## AIM OF THE EXERCISE
Please list all lines of the material below in which the string "rectilinear" occurs.
————
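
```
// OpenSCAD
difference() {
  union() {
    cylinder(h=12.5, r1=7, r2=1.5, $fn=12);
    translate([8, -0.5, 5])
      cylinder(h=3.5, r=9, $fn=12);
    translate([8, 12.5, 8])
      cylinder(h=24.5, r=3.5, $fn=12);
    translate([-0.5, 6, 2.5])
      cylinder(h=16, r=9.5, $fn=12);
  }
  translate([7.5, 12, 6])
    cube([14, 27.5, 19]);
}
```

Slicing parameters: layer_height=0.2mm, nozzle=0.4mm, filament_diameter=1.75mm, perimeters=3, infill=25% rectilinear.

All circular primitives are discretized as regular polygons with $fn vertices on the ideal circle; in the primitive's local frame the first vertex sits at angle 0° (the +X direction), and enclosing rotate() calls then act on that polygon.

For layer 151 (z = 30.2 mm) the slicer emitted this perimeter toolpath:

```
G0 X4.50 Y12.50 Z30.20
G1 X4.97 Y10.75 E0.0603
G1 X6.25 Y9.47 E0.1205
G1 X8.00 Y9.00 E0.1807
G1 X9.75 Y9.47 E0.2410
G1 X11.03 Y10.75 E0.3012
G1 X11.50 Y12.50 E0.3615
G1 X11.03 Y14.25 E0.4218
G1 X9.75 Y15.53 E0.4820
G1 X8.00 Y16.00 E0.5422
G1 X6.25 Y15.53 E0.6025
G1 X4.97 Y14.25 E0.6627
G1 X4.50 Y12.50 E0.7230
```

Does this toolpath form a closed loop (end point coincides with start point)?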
————
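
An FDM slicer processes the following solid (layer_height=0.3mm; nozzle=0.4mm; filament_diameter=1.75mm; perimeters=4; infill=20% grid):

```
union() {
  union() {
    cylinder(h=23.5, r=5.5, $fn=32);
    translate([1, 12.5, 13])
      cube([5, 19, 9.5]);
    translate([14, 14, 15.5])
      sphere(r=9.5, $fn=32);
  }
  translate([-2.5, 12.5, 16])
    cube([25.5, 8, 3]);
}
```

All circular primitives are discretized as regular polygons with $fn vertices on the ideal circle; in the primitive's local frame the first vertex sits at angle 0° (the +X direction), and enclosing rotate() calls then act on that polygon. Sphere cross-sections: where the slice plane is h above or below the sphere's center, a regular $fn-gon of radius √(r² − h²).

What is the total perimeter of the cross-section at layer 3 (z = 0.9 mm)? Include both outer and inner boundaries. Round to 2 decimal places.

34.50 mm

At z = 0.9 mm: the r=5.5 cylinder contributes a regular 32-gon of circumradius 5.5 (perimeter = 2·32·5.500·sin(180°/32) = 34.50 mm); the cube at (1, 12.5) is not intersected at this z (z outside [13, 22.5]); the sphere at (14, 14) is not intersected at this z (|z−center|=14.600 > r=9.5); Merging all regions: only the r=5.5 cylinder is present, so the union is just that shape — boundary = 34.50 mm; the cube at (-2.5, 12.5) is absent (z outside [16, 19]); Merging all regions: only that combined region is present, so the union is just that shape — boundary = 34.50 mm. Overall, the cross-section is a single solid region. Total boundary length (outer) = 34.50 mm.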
————
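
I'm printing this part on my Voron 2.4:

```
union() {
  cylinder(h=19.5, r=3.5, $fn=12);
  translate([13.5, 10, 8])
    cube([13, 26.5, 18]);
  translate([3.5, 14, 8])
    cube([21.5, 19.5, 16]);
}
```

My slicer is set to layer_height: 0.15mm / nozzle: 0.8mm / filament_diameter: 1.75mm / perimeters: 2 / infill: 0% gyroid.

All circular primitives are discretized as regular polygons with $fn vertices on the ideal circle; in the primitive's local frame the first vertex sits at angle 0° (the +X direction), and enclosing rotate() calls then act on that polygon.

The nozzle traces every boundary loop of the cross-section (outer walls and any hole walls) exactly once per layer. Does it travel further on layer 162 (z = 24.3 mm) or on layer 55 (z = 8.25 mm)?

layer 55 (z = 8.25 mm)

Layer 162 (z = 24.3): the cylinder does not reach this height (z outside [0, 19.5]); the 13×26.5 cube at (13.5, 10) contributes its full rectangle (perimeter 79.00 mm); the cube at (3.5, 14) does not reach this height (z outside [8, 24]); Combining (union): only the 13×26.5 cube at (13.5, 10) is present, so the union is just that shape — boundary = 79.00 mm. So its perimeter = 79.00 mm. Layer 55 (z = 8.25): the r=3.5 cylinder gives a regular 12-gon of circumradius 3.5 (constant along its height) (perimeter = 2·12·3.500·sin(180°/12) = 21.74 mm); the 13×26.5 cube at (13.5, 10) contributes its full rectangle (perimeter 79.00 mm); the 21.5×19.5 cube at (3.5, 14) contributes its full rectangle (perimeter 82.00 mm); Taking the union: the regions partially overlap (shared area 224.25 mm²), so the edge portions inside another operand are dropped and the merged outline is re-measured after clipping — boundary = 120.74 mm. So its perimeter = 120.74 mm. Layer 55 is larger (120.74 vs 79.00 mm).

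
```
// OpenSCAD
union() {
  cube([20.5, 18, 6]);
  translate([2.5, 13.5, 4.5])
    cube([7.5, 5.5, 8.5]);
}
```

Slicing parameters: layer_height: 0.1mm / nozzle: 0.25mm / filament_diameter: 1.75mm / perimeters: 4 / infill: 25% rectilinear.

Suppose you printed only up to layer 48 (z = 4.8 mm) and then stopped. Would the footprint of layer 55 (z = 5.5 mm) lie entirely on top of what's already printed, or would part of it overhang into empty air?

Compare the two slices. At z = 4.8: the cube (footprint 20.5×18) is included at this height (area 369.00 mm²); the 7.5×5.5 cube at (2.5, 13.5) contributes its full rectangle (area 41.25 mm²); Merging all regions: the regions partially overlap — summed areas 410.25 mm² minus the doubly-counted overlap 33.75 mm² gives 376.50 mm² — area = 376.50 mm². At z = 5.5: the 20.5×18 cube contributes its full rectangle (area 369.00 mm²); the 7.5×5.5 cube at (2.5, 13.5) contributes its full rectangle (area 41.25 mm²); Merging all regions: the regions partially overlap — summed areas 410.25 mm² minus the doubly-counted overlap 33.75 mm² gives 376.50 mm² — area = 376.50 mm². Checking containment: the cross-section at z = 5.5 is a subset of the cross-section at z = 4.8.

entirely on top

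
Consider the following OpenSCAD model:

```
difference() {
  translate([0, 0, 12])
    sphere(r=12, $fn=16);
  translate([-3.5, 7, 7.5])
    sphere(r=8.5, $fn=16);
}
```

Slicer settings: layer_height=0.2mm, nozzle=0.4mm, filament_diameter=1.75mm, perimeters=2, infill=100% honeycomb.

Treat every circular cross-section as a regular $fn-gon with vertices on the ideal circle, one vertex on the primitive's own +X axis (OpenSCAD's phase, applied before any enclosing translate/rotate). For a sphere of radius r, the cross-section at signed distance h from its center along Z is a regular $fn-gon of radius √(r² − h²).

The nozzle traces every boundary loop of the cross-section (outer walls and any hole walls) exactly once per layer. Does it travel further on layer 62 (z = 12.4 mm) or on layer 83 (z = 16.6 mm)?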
————
## WRITTEN REPLY
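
Slicing parameters: layer_height=0.2mm, nozzle=0.4mm, filament_diameter=1.75mm, perimeters=3, infill=25% rectilinear.
Slicing parameters: layer_height: 0.1mm / nozzle: 0.25mm / filament_diameter: 1.75mm / perimeters: 4 / infill: 25% rectilinear.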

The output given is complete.